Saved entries
------------------------------------
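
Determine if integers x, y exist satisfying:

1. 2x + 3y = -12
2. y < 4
Yes

Take x = -6, y = 0. Substituting into each constraint:
  (1) 2(-6) + 3(0) = -12 ✓
  (2) 0 < 4 ✓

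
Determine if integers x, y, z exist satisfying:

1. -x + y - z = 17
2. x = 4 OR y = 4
Yes

Take x = 0, y = 4, z = -13. Substituting into each constraint:
  (1) 0 + 4 + 13 = 17 ✓
  (2) y = 4, target 4 ✓ (second branch holds)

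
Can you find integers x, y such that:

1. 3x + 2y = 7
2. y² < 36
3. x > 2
Yes

Take x = 3, y = -1. Substituting into each constraint:
  (1) 3(3) + 2(-1) = 7 ✓
  (2) y² = (-1)² = 1, and 1 < 36 ✓
  (3) 3 > 2 ✓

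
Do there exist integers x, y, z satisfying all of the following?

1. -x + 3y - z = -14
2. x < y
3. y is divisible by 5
Yes

Take x = -1, y = 0, z = 15. Substituting into each constraint:
  (1) 1 + 3(0) + (-15) = -14 ✓
  (2) -1 < 0 ✓
  (3) 0 = 5 × 0, remainder 0 ✓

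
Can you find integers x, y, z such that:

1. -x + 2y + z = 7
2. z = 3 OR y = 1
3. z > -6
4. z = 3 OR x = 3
Yes

Take x = -4, y = 0, z = 3. Substituting into each constraint:
  (1) 4 + 2(0) + 3 = 7 ✓
  (2) z = 3, target 3 ✓ (first branch holds)
  (3) 3 > -6 ✓
  (4) z = 3, target 3 ✓ (first branch holds)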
------------------------------------
PROBLEM REQUIREMENTS: Each entry must be set down exactly as it appears.

YOUR RESPONSE:
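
Determine if integers x, y exist satisfying:

1. 2x + 3y = -12
2. y < 4
Yes

Take x = -6, y = 0. Substituting into each constraint:
  (1) 2(-6) + 3(0) = -12 ✓
  (2) 0 < 4 ✓

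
Determine if integers x, y, z exist satisfying:

1. -x + y - z = 17
2. x = 4 OR y = 4
Yes

Take x = 0, y = 4, z = -13. Substituting into each constraint:
  (1) 0 + 4 + 13 = 17 ✓
  (2) y = 4, target 4 ✓ (second branch holds)

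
Can you find integers x, y such that:

1. 3x + 2y = 7
2. y² < 36
3. x > 2
Yes

Take x = 3, y = -1. Substituting into each constraint:
  (1) 3(3) + 2(-1) = 7 ✓
  (2) y² = (-1)² = 1, and 1 < 36 ✓
  (3) 3 > 2 ✓

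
Do there exist integers x, y, z satisfying all of the following?

1. -x + 3y - z = -14
2. x < y
3. y is divisible by 5
Yes

Take x = -1, y = 0, z = 15. Substituting into each constraint:
  (1) 1 + 3(0) + (-15) = -14 ✓
  (2) -1 < 0 ✓
  (3) 0 = 5 × 0, remainder 0 ✓

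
Can you find integers x, y, z such that:

1. -x + 2y + z = 7
2. z = 3 OR y = 1
3. z > -6
4. z = 3 OR x = 3
Yes

Take x = -4, y = 0, z = 3. Substituting into each constraint:
  (1) 4 + 2(0) + 3 = 7 ✓
  (2) z = 3, target 3 ✓ (first branch holds)
  (3) 3 > -6 ✓
  (4) z = 3, target 3 ✓ (first branch holds)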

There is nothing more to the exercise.